Work required:
In the entries below, which lines run from the one containing "H₀ proportions: (2/6, 2/6, 2/6)." to the one containing "n = 15 trials, k = 2 successes. H₀: p = 1/4."? Copy exactly those lines, ends included, and no others.

Source information:

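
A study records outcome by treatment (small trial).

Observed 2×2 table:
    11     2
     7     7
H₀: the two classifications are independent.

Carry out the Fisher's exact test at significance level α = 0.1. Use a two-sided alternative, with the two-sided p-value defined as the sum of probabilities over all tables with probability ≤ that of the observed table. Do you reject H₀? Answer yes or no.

Margins: r₁=13, r₂=14, c₁=18, c₂=9, n=27
p_obs = C(13,11)·C(14,7)/C(27,18); sum pmf over tables with pmf ≤ p_obs
p-value (two-sided) = 0.10319
At α=0.1: p ≥ α → fail to reject H₀

reject H₀: no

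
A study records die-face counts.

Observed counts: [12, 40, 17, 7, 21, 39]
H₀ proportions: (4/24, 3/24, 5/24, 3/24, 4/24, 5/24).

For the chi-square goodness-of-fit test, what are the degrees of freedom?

degrees of freedom = 5

df = k − 1 = 6 − 1 = 5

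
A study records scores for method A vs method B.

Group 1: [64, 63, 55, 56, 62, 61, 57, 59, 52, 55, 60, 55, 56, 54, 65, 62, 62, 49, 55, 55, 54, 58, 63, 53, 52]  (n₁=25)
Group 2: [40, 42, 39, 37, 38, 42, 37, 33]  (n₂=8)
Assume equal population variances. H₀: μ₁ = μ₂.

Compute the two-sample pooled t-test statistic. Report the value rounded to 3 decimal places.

test statistic = 11.450

x̄₁=57.480, s₁=4.350, n₁=25
x̄₂=38.500, s₂=2.976, n₂=8
s_p² = [24·4.350² + 7·2.976²]/31 = 16.6529
SE = √(s_p²·(1/25+1/8)) = 1.6576
t = (57.480−38.500)/1.6576 = 11.4501
df = 31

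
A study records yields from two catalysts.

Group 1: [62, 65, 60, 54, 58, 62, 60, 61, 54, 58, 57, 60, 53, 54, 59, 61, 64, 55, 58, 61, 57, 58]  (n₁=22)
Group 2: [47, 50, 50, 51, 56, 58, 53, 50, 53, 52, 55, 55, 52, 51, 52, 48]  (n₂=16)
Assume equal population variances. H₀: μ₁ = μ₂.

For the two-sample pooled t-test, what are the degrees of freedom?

df = n₁ + n₂ − 2 = 22 + 16 − 2 = 36

degrees of freedom = 36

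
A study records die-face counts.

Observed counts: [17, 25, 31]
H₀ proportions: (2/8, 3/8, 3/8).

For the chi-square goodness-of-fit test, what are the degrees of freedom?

df = k − 1 = 3 − 1 = 2

degrees of freedom = 2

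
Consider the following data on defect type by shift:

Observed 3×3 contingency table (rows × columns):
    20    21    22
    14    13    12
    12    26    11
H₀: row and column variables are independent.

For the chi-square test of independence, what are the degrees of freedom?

degrees of freedom = 4

df = (r−1)(c−1) = (3−1)·(3−1) = 4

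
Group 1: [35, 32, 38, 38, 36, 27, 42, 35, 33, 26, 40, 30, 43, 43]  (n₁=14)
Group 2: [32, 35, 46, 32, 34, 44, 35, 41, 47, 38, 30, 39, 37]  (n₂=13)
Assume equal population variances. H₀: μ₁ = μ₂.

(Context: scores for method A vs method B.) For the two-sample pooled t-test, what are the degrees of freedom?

df = n₁ + n₂ − 2 = 14 + 13 − 2 = 25

degrees of freedom = 25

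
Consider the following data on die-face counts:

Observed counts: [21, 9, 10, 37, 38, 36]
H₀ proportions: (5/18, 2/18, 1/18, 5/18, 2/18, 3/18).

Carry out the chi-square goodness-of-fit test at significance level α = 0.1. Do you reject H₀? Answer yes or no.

n = 151; E_i = n·p_i = [41.94, 16.78, 8.39, 41.94, 16.78, 25.17]
χ² = (21−41.94)²/41.94 + (9−16.78)²/16.78 + (10−8.39)²/8.39 + (37−41.94)²/41.94 + (38−16.78)²/16.78 + (36−25.17)²/25.17 = 46.4636
df = 5
p-value (upper-tail) = 0.00000
At α=0.1: p < α → reject H₀

reject H₀: yes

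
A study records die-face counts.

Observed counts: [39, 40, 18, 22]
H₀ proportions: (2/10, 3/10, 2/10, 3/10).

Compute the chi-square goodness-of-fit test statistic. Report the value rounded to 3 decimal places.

test statistic = 16.896

n = 119; E_i = n·p_i = [23.80, 35.70, 23.80, 35.70]
χ² = (39−23.80)²/23.80 + (40−35.70)²/35.70 + (18−23.80)²/23.80 + (22−35.70)²/35.70 = 16.8964
df = 3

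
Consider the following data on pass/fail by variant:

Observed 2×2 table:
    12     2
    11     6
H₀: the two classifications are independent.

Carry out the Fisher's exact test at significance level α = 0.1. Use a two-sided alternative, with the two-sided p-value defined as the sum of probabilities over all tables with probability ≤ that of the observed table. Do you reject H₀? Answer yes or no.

Margins: r₁=14, r₂=17, c₁=23, c₂=8, n=31
p_obs = C(14,12)·C(17,11)/C(31,23); sum pmf over tables with pmf ≤ p_obs
p-value (two-sided) = 0.23991
At α=0.1: p ≥ α → fail to reject H₀

reject H₀: no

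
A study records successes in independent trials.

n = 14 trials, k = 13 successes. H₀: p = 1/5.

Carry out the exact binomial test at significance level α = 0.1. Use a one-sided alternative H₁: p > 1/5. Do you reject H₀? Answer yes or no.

reject H₀: yes

Exact binomial: n=14, k=13, p₀=1/5=0.2000
P(X≥13) from Σ C(n,i)·p₀^i·(1−p₀)^(n−i)
p-value (one-sided, H₁ greater) = 0.00000
At α=0.1: p < α → reject H₀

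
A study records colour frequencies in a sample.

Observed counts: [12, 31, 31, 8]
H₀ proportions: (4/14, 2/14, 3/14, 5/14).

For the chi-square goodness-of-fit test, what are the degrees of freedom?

degrees of freedom = 3

df = k − 1 = 4 − 1 = 3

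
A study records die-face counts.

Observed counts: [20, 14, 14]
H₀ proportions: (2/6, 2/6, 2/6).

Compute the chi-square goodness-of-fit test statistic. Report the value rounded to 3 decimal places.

test statistic = 1.500

n = 48; E_i = n·p_i = [16.00, 16.00, 16.00]
χ² = (20−16.00)²/16.00 + (14−16.00)²/16.00 + (14−16.00)²/16.00 = 1.5000
df = 2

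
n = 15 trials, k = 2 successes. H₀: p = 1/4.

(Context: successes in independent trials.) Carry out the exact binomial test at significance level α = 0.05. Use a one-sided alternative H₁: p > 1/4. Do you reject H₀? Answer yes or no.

Exact binomial: n=15, k=2, p₀=1/4=0.2500
P(X≥2) from Σ C(n,i)·p₀^i·(1−p₀)^(n−i)
p-value (one-sided, H₁ greater) = 0.91982
At α=0.05: p ≥ α → fail to reject H₀

reject H₀: no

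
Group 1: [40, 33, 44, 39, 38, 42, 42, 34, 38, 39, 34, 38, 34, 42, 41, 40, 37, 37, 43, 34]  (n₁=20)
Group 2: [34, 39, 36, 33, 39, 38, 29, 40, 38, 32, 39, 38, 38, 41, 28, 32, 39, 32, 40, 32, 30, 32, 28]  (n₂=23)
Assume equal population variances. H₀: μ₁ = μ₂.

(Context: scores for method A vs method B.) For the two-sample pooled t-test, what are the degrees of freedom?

degrees of freedom = 41

df = n₁ + n₂ − 2 = 20 + 23 − 2 = 41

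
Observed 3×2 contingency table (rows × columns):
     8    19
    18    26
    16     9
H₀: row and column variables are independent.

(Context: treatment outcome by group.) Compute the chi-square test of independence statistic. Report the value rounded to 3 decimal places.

test statistic = 6.498

Row totals [27, 44, 25], col totals [42, 54], n=96
χ² = (8−11.81)²/11.81 + (19−15.19)²/15.19 + (18−19.25)²/19.25 + (26−24.75)²/24.75 + (16−10.94)²/10.94 + (9−14.06)²/14.06 = 6.4976
df = 2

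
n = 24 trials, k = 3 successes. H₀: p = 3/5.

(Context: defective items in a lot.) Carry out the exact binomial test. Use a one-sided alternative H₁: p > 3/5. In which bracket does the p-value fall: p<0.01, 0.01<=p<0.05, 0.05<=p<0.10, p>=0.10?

Exact binomial: n=24, k=3, p₀=3/5=0.6000
P(X≥3) from Σ C(n,i)·p₀^i·(1−p₀)^(n−i)
p-value (one-sided, H₁ greater) = 1.00000
→ bracket: p>=0.10

p-value bracket: p>=0.10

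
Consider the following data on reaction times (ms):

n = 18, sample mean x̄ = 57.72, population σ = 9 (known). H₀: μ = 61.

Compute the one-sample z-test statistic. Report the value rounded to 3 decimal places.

SE = σ/√n = 9/√18 = 2.1213
z = (x̄−μ₀)/SE = (57.72−61)/2.1213 = -1.5462

test statistic = -1.546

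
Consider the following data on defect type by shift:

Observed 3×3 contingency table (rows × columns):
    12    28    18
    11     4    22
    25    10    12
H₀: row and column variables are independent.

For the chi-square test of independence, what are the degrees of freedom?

degrees of freedom = 4

df = (r−1)(c−1) = (3−1)·(3−1) = 4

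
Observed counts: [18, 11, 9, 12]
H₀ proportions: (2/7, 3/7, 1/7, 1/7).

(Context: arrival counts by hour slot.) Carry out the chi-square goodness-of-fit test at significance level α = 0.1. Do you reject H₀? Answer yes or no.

n = 50; E_i = n·p_i = [14.29, 21.43, 7.14, 7.14]
χ² = (18−14.29)²/14.29 + (11−21.43)²/21.43 + (9−7.14)²/7.14 + (12−7.14)²/7.14 = 9.8267
df = 3
p-value (upper-tail) = 0.02010
At α=0.1: p < α → reject H₀

reject H₀: yes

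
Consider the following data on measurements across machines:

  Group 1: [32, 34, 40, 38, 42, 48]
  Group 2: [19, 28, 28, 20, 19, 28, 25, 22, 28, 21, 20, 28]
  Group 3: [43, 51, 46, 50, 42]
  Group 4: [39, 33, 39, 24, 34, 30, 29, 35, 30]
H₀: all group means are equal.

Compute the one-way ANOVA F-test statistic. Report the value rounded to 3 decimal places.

test statistic = 33.141

Group means [39.00, 23.83, 46.40, 32.56], grand mean 32.656
SSB = Σnᵢ(x̄ᵢ−x̄)² = 2120.130; SSW = ΣΣ(x−x̄ᵢ)² = 597.089
MSB = 2120.130/3 = 706.7100; MSW = 597.089/28 = 21.3246
F = MSB/MSW = 33.1406
df = (3, 28)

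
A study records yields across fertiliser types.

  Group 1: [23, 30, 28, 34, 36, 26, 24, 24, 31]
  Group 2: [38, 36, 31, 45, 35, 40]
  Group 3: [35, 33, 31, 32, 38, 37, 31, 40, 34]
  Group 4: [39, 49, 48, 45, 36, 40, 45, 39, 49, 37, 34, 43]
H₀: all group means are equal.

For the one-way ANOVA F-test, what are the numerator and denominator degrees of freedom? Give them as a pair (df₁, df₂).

k = 4 groups, N = 36 total
df = (k−1, N−k) = (4−1, 36−4) = (3, 32)

degrees of freedom = [3, 32]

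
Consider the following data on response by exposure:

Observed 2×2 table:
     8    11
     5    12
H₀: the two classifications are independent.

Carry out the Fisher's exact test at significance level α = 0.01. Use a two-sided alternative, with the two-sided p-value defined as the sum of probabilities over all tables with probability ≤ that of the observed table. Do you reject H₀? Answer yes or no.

Margins: r₁=19, r₂=17, c₁=13, c₂=23, n=36
p_obs = C(19,8)·C(17,5)/C(36,13); sum pmf over tables with pmf ≤ p_obs
p-value (two-sided) = 0.50179
At α=0.01: p ≥ α → fail to reject H₀

reject H₀: no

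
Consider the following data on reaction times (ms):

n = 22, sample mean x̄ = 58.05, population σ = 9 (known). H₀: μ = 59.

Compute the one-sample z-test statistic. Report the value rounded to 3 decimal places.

SE = σ/√n = 9/√22 = 1.9188
z = (x̄−μ₀)/SE = (58.05−59)/1.9188 = -0.4951

test statistic = -0.495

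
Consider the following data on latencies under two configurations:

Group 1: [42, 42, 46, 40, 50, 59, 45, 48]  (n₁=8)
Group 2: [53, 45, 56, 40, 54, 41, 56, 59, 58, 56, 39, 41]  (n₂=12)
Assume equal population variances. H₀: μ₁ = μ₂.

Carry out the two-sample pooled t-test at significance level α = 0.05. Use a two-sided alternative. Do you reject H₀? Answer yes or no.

reject H₀: no

x̄₁=46.500, s₁=6.047, n₁=8
x̄₂=49.833, s₂=7.895, n₂=12
s_p² = [7·6.047² + 11·7.895²]/18 = 52.3148
SE = √(s_p²·(1/8+1/12)) = 3.3014
t = (46.500−49.833)/3.3014 = -1.0097
df = 18
p-value (two-sided) = 0.32603
At α=0.05: p ≥ α → fail to reject H₀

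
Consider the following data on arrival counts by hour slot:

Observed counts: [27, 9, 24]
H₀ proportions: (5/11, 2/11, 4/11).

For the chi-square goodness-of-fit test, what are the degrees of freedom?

df = k − 1 = 3 − 1 = 2

degrees of freedom = 2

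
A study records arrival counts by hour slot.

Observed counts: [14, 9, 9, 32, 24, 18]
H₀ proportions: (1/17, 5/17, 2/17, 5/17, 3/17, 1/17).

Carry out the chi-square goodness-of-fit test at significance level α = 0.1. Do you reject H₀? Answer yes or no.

n = 106; E_i = n·p_i = [6.24, 31.18, 12.47, 31.18, 18.71, 6.24]
χ² = (14−6.24)²/6.24 + (9−31.18)²/31.18 + (9−12.47)²/12.47 + (32−31.18)²/31.18 + (24−18.71)²/18.71 + (18−6.24)²/6.24 = 50.1274
df = 5
p-value (upper-tail) = 0.00000
At α=0.1: p < α → reject H₀

reject H₀: yes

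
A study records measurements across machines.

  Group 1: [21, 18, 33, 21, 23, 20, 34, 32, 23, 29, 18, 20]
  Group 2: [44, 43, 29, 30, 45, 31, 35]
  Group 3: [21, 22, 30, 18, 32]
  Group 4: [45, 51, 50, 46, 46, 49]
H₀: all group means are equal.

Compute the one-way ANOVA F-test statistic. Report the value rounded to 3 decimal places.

Group means [24.33, 36.71, 24.60, 47.83], grand mean 31.967
SSB = Σnᵢ(x̄ᵢ−x̄)² = 2638.838; SSW = ΣΣ(x−x̄ᵢ)² = 872.129
MSB = 2638.838/3 = 879.6127; MSW = 872.129/26 = 33.5434
F = MSB/MSW = 26.2231
df = (3, 26)

test statistic = 26.223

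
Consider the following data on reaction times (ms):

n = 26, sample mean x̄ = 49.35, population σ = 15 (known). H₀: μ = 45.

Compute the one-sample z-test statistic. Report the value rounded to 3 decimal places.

test statistic = 1.479

SE = σ/√n = 15/√26 = 2.9417
z = (x̄−μ₀)/SE = (49.35−45)/2.9417 = 1.4787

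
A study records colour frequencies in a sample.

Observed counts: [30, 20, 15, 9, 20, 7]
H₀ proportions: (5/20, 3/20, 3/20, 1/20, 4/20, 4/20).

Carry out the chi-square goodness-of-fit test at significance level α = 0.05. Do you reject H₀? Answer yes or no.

reject H₀: yes

n = 101; E_i = n·p_i = [25.25, 15.15, 15.15, 5.05, 20.20, 20.20]
χ² = (30−25.25)²/25.25 + (20−15.15)²/15.15 + (15−15.15)²/15.15 + (9−5.05)²/5.05 + (20−20.20)²/20.20 + (7−20.20)²/20.20 = 14.1650
df = 5
p-value (upper-tail) = 0.01459
At α=0.05: p < α → reject H₀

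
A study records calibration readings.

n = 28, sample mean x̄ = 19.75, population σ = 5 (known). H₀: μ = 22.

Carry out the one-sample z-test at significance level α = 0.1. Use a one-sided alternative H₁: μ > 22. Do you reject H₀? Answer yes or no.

reject H₀: no

SE = σ/√n = 5/√28 = 0.9449
z = (x̄−μ₀)/SE = (19.75−22)/0.9449 = -2.3812
p-value (one-sided, H₁ greater) = 0.99137
At α=0.1: p ≥ α → fail to reject H₀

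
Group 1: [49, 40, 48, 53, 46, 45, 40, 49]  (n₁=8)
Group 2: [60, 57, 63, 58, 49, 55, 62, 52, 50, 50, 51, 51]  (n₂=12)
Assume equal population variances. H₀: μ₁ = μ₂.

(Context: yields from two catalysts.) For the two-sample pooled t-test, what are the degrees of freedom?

df = n₁ + n₂ − 2 = 8 + 12 − 2 = 18

degrees of freedom = 18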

Answer section:
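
H₀ proportions: (2/6, 2/6, 2/6).

Compute the chi-square goodness-of-fit test statistic. Report the value rounded to 3 decimal places.

test statistic = 1.500

n = 48; E_i = n·p_i = [16.00, 16.00, 16.00]
χ² = (20−16.00)²/16.00 + (14−16.00)²/16.00 + (14−16.00)²/16.00 = 1.5000
df = 2

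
n = 15 trials, k = 2 successes. H₀: p = 1/4.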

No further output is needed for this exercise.